**What the task asks**
Show all lines below holding the string "study".

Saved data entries
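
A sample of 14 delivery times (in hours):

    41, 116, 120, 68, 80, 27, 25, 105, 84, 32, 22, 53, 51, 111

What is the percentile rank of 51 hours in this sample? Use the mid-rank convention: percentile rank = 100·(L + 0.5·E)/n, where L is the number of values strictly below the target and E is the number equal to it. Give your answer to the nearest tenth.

39.3

Sorted: 22, 25, 27, 32, 41, 51, 53, 68, 80, 84, 105, 111, 116, 120.
Count below 51: L = 5; count equal: E = 1; n = 14.
Percentile rank = 100·(5 + 0.5·1)/14 = 100·5.5/14 = 39.29.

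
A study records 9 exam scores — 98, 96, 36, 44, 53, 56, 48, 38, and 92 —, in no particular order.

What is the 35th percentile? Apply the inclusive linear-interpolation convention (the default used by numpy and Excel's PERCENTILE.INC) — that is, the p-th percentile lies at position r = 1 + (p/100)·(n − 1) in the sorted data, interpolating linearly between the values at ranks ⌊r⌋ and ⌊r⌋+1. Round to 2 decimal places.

47.20

Sorted: 36, 38, 44, 48, 53, 56, 92, 96, 98.
n = 9.
r = 1 + (35/100)·(9 − 1) = 1 + 2.8 = 3.8.
Rank 3 is 44 and rank 4 is 48.
Interpolate: 44 + 0.8·(48 − 44) = 44 + 0.8·4 = 47.2.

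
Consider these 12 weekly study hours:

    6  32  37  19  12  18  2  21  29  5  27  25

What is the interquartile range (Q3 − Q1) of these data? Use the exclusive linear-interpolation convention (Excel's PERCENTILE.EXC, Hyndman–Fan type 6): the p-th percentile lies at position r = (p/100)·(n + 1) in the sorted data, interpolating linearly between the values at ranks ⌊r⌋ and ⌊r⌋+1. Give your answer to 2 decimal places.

21.00

Sorted: 2, 5, 6, 12, 18, 19, 21, 25, 27, 29, 32, 37.
n = 12.
P25: r = 3.25; ranks 3–4 are 6, 12; interpolating gives 7.5.
P75: r = 9.75; ranks 9–10 are 27, 29; interpolating gives 28.5.
Difference: 28.5 − 7.5 = 21.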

**Exercise solution**
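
A study records 9 exam scores — 98, 96, 36, 44, 53, 56, 48, 38, and 92 —, in no particular order.
Consider these 12 weekly study hours: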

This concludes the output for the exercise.